**EXERCISE REQUIREMENTS:**
Below are the records; locate each line with the word "every" and copy it.
--- --- ---
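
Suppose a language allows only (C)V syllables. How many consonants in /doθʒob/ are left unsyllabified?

2

Under (C)V, the unsyllabifiable consonants are /θ/, /b/ (no codas are permitted; onsets are limited to one consonant).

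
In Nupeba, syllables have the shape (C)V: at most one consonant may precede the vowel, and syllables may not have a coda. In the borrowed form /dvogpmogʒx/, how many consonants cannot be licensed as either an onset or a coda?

6

Under (C)V, the unsyllabifiable consonants are /d/, /g/, /p/, /g/, /ʒ/, /x/ (no codas are permitted; onsets are limited to one consonant).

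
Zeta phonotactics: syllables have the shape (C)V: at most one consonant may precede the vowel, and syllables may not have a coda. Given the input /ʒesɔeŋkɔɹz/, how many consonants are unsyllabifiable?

3

Syllabifying with onset maximization leaves /ŋ/, /ɹ/, /z/ stranded (no codas are permitted; onsets are limited to one consonant).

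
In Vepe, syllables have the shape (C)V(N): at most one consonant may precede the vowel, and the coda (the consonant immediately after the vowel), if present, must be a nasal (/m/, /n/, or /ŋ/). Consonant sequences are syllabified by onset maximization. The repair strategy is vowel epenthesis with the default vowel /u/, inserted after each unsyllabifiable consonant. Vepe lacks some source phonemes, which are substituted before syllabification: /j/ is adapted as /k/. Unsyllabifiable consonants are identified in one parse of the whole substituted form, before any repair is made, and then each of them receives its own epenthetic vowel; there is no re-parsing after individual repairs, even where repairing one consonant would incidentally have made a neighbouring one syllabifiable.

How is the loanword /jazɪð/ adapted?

Substitution: /j/ → /k/, giving /kazɪð/.
Under (C)V(N), the unsyllabifiable consonants are /ð/ (only a nasal (/m/, /n/, or /ŋ/) is licensed in coda position; onsets are limited to one consonant).
Inserting the epenthetic vowel yields /ð/ → /ðu/.

kazɪðu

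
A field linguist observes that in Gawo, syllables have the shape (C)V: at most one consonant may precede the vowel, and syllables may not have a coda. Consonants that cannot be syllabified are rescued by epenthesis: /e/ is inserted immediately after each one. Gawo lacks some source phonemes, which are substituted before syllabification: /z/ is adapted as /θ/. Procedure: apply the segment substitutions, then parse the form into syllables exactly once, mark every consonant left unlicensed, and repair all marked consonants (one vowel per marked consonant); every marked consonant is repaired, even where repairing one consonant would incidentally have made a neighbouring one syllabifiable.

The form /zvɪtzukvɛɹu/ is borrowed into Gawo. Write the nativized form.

Substitution: /z/ → /θ/, giving /θvɪtθukvɛɹu/.
Under (C)V, the unsyllabifiable consonants are /θ/, /t/, /k/ (no codas are permitted; onsets are limited to one consonant).
Inserting the epenthetic vowel yields /θ/ → /θe/, /t/ → /te/, /k/ → /ke/.

θevɪteθukevɛɹu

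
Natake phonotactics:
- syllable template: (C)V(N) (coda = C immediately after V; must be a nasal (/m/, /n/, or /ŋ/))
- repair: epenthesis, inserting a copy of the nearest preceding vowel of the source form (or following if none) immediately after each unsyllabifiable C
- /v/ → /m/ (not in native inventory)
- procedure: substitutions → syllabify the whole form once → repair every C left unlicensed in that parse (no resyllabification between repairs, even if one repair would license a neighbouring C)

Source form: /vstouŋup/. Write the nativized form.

mosotouŋupu

Substitution: /v/ → /m/, giving /mstouŋup/.
Syllabifying with onset maximization leaves /m/, /s/, /p/ stranded (only a nasal (/m/, /n/, or /ŋ/) is licensed in coda position; onsets are limited to one consonant).
Epenthesis after each stranded consonant: /m/ → /mo/, /s/ → /so/, /p/ → /pu/.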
--- --- ---
**TASK SOLUTION:**
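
A field linguist observes that in Gawo, syllables have the shape (C)V: at most one consonant may precede the vowel, and syllables may not have a coda. Consonants that cannot be syllabified are rescued by epenthesis: /e/ is inserted immediately after each one. Gawo lacks some source phonemes, which are substituted before syllabification: /z/ is adapted as /θ/. Procedure: apply the segment substitutions, then parse the form into syllables exactly once, mark every consonant left unlicensed, and repair all marked consonants (one vowel per marked consonant); every marked consonant is repaired, even where repairing one consonant would incidentally have made a neighbouring one syllabifiable.
- procedure: substitutions → syllabify the whole form once → repair every C left unlicensed in that parse (no resyllabification between repairs, even if one repair would license a neighbouring C)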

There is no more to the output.